Source records:
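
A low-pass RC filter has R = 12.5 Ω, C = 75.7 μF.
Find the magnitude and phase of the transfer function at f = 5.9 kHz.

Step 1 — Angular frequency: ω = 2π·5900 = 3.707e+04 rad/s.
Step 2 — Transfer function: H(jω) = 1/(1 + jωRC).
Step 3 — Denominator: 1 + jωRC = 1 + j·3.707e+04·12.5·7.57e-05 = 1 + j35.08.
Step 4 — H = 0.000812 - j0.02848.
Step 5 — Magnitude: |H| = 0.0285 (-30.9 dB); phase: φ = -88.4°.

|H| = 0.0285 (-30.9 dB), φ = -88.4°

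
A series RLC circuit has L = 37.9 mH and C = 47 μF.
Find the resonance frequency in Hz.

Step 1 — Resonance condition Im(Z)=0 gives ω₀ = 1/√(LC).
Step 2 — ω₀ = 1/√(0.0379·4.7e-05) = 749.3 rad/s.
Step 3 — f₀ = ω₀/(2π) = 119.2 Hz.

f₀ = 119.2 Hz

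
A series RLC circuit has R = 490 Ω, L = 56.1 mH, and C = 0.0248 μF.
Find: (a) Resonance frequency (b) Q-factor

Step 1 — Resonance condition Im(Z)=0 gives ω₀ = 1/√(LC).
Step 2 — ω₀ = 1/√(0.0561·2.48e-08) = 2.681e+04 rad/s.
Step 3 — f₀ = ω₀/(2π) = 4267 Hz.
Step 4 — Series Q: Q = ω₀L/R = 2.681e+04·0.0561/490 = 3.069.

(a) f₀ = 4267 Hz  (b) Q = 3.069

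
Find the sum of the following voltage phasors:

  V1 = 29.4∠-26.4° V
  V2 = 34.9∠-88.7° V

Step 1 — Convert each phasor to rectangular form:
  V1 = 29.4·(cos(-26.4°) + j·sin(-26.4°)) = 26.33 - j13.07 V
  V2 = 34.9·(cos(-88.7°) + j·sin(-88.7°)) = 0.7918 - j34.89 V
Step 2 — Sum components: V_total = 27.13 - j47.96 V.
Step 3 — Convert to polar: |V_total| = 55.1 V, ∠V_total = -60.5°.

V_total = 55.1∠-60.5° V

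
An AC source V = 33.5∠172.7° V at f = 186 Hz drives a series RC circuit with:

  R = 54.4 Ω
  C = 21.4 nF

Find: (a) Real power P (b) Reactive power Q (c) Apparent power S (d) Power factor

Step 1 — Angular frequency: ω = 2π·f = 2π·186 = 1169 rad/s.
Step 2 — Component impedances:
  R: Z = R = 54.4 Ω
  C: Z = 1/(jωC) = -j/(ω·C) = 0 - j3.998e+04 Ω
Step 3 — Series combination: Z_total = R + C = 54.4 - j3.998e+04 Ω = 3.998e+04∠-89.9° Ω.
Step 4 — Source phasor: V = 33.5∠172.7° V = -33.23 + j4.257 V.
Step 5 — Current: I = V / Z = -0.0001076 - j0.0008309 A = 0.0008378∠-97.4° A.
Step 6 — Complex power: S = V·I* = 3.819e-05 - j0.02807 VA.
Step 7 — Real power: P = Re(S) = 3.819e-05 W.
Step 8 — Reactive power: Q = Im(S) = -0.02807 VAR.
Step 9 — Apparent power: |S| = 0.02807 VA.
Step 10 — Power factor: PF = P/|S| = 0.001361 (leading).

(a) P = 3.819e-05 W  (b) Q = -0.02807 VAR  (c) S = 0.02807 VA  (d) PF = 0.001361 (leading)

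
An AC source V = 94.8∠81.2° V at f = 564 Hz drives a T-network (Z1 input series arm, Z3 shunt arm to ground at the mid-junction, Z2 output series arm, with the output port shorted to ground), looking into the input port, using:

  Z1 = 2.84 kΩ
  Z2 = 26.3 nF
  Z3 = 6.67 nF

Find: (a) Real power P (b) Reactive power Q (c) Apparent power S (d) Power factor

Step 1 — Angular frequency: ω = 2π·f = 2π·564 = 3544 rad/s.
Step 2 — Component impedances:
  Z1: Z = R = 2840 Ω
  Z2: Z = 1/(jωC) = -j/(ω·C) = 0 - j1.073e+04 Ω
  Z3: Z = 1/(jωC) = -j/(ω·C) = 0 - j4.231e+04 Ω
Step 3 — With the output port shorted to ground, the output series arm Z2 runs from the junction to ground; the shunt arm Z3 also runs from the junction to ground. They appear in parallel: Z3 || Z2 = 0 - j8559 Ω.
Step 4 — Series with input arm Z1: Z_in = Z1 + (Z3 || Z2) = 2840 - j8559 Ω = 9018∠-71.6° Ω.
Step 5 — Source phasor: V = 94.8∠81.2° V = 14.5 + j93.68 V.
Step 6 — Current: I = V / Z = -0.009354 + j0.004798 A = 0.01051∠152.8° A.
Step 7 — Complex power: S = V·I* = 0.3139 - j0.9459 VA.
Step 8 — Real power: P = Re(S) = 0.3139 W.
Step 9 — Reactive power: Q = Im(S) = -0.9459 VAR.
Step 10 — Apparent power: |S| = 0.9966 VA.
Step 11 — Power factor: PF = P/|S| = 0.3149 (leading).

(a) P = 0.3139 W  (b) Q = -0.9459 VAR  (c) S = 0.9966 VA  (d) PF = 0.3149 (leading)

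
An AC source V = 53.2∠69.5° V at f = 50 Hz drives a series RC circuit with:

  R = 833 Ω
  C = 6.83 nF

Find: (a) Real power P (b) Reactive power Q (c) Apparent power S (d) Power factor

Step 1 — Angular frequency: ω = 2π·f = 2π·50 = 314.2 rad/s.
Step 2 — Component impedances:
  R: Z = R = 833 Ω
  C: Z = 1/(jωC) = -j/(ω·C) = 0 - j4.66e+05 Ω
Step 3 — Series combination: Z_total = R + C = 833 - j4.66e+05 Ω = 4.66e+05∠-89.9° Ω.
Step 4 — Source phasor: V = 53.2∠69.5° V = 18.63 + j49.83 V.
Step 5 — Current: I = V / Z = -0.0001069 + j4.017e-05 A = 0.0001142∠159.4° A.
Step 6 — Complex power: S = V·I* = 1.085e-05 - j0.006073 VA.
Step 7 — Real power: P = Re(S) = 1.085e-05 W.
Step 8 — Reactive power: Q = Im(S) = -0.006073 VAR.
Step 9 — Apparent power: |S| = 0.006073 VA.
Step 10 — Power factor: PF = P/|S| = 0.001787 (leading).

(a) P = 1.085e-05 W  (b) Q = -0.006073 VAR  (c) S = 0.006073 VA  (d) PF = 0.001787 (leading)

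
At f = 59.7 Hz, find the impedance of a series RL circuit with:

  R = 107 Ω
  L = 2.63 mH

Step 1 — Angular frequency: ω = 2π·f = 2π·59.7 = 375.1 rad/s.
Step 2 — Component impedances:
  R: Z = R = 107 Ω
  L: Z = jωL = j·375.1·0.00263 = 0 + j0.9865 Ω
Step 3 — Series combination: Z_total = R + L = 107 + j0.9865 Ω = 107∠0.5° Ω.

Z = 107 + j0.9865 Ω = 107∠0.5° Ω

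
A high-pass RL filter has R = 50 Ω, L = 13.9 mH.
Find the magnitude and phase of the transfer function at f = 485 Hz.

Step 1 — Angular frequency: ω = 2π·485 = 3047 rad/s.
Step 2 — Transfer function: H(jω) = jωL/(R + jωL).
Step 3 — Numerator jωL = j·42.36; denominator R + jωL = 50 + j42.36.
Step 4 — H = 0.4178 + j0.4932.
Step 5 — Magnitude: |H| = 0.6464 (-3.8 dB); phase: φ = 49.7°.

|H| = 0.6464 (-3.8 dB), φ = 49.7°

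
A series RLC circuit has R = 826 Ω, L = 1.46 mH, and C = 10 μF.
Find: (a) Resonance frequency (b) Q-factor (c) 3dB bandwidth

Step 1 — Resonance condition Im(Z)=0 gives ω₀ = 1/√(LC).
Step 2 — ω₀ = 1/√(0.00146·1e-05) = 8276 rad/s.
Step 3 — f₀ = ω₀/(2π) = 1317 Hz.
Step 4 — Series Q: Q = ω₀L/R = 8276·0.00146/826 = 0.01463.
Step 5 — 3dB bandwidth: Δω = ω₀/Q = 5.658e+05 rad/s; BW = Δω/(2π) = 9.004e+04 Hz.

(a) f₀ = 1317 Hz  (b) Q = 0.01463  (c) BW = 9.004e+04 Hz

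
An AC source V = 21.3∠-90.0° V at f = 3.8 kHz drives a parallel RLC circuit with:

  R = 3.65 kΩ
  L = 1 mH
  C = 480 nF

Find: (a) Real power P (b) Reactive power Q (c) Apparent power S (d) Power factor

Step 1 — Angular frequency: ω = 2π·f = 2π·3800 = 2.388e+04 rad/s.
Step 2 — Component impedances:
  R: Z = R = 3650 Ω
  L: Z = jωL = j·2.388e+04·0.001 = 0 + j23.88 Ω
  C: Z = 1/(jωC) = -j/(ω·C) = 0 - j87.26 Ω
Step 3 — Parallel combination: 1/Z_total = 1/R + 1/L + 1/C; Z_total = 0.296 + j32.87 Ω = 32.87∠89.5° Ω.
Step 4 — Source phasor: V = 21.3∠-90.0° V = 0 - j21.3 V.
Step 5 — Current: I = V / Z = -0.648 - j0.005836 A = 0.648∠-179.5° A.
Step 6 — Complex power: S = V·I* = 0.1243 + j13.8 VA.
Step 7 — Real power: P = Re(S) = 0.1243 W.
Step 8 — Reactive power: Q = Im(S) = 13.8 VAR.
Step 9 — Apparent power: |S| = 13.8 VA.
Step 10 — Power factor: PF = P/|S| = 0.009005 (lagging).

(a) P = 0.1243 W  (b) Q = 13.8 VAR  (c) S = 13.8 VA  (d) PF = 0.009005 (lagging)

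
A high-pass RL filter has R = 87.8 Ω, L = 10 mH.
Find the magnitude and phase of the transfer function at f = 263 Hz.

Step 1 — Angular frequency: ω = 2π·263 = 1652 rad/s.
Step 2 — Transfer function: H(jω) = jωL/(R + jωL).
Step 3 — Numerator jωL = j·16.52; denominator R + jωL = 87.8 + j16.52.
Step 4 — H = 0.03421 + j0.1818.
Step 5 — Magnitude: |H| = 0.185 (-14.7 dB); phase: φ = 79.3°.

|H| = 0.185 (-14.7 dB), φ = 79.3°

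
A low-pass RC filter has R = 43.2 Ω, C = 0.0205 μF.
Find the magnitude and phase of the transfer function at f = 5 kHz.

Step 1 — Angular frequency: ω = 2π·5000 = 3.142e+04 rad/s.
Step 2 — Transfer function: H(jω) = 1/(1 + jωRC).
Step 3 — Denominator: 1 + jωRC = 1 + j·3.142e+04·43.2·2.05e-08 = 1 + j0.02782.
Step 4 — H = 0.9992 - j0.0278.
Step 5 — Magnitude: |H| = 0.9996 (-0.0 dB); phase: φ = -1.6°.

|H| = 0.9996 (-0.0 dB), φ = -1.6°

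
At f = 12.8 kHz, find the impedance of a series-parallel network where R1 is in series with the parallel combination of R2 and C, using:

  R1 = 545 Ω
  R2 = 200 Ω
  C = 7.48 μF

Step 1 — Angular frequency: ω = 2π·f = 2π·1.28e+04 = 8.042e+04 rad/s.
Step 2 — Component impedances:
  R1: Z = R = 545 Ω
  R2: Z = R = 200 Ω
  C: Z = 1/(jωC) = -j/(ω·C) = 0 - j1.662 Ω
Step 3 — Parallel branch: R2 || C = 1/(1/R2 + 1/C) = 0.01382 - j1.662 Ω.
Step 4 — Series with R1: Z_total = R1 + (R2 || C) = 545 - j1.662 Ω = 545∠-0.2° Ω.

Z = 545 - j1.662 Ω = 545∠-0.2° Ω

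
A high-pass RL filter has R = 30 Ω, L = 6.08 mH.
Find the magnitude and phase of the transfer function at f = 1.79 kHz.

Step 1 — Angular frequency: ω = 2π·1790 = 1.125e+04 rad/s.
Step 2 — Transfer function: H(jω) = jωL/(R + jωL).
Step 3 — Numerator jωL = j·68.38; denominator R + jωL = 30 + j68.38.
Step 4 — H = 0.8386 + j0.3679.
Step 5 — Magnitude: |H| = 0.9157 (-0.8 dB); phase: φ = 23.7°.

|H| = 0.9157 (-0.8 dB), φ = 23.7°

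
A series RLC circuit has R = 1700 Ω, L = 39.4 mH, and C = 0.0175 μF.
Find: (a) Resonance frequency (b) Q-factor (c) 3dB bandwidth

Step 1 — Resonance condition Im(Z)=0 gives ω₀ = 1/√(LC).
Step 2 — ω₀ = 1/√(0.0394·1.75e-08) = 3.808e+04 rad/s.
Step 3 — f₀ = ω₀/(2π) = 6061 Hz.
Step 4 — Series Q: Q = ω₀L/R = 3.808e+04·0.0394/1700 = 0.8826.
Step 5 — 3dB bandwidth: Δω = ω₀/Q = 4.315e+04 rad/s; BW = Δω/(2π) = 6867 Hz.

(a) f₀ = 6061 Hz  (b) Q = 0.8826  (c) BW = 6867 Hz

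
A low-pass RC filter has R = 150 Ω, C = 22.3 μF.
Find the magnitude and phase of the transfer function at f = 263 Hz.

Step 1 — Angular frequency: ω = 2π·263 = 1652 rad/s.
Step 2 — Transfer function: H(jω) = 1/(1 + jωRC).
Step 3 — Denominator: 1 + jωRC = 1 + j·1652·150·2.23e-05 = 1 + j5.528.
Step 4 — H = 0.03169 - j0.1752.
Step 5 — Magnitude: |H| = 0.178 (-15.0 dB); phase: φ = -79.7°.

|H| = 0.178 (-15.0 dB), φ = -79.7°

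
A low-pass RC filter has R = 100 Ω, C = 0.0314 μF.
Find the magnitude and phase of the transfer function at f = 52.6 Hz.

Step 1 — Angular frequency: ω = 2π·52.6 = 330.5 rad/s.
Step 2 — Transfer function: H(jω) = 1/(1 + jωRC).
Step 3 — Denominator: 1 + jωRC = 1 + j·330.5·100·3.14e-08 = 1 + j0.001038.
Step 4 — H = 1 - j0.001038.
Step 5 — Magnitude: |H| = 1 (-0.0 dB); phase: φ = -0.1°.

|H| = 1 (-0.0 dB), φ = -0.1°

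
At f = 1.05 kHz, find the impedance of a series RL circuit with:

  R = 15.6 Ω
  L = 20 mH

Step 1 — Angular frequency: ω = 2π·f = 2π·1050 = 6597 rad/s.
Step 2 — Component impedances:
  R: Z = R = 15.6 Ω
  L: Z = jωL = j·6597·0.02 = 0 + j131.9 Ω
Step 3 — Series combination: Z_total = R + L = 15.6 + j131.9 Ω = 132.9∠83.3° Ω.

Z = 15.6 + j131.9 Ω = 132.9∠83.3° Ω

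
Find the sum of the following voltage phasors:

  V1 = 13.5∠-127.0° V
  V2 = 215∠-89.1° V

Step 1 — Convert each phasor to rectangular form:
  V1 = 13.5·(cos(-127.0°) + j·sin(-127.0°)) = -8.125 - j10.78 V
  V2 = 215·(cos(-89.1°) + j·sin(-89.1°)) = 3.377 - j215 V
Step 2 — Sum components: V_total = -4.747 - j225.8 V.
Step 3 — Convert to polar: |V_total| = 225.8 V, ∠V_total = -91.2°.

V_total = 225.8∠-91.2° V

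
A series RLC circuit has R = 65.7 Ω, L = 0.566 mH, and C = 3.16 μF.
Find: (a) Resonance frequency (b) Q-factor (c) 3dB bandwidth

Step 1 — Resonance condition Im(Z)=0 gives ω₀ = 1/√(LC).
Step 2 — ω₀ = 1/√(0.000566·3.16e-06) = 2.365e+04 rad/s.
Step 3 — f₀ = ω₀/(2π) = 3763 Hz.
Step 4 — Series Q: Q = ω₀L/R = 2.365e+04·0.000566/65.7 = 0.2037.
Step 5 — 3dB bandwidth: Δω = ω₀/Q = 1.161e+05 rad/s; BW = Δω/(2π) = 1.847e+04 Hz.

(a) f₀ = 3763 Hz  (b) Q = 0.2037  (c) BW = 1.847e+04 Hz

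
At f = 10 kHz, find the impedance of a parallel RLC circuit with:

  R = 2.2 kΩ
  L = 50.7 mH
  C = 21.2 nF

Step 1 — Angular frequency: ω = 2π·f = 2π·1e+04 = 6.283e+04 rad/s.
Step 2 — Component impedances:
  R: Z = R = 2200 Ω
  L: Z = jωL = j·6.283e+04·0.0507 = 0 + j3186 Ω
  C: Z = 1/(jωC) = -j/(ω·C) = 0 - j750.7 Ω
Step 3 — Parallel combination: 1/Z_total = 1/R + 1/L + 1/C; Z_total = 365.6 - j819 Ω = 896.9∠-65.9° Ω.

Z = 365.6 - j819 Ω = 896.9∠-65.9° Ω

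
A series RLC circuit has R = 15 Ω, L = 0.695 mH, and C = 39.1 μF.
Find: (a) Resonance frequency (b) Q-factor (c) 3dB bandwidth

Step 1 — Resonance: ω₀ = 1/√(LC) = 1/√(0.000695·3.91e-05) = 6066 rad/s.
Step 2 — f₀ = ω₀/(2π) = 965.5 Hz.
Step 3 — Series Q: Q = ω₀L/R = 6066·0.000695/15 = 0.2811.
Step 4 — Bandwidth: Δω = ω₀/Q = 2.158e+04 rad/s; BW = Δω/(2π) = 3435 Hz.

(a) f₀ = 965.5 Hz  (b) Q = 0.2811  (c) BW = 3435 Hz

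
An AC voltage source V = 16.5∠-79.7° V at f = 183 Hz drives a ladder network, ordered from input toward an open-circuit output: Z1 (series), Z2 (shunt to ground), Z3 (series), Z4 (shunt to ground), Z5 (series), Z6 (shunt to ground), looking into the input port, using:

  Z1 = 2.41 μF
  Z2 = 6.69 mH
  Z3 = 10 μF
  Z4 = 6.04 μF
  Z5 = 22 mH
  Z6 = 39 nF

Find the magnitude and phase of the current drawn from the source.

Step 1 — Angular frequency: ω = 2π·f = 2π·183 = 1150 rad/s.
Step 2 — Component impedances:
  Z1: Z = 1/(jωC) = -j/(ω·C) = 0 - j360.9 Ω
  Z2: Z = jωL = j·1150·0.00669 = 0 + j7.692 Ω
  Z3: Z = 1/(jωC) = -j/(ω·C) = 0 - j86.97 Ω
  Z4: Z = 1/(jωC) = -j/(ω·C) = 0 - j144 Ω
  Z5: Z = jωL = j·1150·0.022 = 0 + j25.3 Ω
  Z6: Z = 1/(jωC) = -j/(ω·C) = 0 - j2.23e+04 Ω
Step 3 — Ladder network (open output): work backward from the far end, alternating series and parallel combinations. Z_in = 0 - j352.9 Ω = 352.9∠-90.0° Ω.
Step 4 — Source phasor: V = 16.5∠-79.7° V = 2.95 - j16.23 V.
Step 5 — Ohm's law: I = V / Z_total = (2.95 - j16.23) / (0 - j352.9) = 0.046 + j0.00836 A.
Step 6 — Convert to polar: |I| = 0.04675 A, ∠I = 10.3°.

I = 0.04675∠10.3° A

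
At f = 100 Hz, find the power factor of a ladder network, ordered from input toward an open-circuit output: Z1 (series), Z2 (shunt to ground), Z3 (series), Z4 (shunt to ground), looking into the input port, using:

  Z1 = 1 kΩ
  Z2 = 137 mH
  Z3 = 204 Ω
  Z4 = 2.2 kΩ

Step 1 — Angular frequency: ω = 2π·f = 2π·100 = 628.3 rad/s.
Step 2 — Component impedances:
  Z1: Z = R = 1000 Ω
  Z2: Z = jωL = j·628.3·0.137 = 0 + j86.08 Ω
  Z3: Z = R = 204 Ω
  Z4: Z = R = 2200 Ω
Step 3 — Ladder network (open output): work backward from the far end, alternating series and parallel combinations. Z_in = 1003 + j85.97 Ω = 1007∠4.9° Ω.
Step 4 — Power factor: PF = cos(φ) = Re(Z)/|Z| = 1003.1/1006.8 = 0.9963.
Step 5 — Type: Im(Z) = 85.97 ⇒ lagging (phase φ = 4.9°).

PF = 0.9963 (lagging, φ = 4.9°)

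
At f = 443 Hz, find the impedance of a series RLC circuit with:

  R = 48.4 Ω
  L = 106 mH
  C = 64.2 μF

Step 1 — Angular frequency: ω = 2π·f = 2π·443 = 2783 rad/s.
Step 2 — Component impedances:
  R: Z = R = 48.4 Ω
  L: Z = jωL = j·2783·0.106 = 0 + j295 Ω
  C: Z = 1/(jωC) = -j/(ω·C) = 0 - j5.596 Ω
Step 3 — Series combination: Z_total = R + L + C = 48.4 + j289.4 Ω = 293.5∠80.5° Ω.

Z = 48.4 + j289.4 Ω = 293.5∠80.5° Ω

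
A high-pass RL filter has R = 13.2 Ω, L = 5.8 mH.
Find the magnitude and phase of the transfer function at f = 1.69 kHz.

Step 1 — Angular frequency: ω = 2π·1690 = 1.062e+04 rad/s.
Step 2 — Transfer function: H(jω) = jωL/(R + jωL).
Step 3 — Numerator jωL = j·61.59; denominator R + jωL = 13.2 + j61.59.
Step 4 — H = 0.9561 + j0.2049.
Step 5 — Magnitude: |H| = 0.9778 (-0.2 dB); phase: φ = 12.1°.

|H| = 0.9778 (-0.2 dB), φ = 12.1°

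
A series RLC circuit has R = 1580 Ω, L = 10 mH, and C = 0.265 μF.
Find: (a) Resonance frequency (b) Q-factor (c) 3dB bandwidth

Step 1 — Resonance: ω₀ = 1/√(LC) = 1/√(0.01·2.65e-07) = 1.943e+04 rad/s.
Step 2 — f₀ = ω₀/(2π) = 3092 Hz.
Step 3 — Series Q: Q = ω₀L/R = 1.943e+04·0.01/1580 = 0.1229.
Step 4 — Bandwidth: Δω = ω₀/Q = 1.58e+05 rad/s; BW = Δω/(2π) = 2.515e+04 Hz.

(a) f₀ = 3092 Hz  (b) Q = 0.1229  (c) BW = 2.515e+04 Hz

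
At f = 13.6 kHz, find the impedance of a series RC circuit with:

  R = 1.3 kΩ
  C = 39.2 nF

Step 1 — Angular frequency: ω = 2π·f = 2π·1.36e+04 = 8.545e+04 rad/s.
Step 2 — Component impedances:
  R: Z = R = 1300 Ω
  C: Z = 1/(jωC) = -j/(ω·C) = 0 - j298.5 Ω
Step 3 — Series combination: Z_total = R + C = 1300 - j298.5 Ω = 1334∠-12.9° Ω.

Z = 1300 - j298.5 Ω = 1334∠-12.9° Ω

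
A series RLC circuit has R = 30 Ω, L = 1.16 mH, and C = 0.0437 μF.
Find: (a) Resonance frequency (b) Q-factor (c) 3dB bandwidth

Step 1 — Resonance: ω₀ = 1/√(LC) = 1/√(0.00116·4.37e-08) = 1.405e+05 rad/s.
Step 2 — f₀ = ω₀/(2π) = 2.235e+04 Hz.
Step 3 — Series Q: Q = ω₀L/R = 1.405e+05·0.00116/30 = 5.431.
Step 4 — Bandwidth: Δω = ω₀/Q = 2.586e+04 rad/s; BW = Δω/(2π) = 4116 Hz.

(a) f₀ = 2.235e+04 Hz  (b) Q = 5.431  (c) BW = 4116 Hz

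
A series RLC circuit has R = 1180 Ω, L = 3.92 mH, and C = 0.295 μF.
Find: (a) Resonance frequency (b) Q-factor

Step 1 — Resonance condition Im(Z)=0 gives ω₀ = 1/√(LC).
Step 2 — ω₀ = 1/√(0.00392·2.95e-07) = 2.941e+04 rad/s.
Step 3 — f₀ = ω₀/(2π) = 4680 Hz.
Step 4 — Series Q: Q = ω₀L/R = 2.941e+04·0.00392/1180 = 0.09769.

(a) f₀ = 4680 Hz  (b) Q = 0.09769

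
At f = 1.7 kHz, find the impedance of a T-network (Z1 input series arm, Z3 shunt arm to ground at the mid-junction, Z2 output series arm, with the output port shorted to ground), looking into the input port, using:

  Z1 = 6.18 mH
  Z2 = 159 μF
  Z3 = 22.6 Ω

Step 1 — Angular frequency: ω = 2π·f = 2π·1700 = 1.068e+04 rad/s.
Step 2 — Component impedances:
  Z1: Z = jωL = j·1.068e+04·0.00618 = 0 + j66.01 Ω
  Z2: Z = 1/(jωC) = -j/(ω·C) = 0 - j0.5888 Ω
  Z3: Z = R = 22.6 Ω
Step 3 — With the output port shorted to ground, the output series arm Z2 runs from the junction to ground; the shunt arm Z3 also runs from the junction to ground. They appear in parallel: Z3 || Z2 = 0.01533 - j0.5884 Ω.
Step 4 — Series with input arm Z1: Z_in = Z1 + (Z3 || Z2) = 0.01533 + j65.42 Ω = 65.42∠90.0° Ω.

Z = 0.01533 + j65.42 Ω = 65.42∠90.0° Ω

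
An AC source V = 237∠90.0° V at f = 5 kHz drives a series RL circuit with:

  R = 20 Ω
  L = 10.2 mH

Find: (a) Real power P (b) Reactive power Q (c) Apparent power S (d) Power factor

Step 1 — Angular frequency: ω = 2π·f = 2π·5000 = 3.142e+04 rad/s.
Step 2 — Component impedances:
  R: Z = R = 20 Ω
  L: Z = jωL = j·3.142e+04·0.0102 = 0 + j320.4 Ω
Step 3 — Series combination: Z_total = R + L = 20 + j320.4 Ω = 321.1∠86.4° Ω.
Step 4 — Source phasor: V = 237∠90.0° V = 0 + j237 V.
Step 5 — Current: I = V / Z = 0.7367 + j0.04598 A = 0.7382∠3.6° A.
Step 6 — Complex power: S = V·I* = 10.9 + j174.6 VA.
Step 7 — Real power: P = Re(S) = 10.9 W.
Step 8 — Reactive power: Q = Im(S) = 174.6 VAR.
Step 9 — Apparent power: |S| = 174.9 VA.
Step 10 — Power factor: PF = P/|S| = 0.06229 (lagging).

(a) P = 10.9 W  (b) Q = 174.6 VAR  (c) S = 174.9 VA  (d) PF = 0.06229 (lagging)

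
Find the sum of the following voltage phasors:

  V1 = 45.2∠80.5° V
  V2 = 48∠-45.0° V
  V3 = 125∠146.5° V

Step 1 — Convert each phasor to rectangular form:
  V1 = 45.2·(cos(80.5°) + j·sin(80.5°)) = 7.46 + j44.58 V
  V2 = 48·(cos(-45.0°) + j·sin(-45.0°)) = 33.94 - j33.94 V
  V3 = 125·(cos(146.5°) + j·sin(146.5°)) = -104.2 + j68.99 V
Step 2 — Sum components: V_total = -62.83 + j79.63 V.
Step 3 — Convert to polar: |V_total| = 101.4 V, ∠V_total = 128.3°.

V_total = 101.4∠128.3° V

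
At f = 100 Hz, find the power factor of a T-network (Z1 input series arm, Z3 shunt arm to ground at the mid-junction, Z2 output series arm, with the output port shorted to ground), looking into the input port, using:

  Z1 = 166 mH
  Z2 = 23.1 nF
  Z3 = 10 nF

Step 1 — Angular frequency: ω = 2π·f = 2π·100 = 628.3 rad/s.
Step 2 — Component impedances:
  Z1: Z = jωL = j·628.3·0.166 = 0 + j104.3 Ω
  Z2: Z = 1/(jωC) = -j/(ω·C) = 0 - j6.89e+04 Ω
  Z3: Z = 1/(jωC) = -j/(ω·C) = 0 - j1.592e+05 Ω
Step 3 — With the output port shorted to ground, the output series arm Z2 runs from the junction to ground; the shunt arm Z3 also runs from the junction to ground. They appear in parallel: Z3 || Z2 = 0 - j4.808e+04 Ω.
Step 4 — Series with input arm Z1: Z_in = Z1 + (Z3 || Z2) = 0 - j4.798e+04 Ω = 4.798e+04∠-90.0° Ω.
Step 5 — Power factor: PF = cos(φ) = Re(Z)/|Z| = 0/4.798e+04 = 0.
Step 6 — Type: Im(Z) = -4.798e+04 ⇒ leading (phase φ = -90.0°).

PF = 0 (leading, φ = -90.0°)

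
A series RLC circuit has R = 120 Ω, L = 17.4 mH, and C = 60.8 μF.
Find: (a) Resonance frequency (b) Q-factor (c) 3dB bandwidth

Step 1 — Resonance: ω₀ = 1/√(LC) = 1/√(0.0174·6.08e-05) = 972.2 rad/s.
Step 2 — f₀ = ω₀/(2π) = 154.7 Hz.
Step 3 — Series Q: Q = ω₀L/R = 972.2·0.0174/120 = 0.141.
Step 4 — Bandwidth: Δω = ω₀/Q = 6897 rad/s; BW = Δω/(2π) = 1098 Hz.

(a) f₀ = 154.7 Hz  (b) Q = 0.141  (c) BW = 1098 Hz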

Exercise aim: Your answer must consist solely of the lines above between the line holding "At f = 10 kHz, find" and the line holding "A series RLC circuit has R = 15 Ω, L", inclusive, copied exactly.

Exercise response:
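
At f = 10 kHz, find the impedance of a parallel RLC circuit with:

  R = 2.2 kΩ
  L = 50.7 mH
  C = 21.2 nF

Step 1 — Angular frequency: ω = 2π·f = 2π·1e+04 = 6.283e+04 rad/s.
Step 2 — Component impedances:
  R: Z = R = 2200 Ω
  L: Z = jωL = j·6.283e+04·0.0507 = 0 + j3186 Ω
  C: Z = 1/(jωC) = -j/(ω·C) = 0 - j750.7 Ω
Step 3 — Parallel combination: 1/Z_total = 1/R + 1/L + 1/C; Z_total = 365.6 - j819 Ω = 896.9∠-65.9° Ω.

Z = 365.6 - j819 Ω = 896.9∠-65.9° Ω

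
A series RLC circuit has R = 15 Ω, L = 0.695 mH, and C = 39.1 μF.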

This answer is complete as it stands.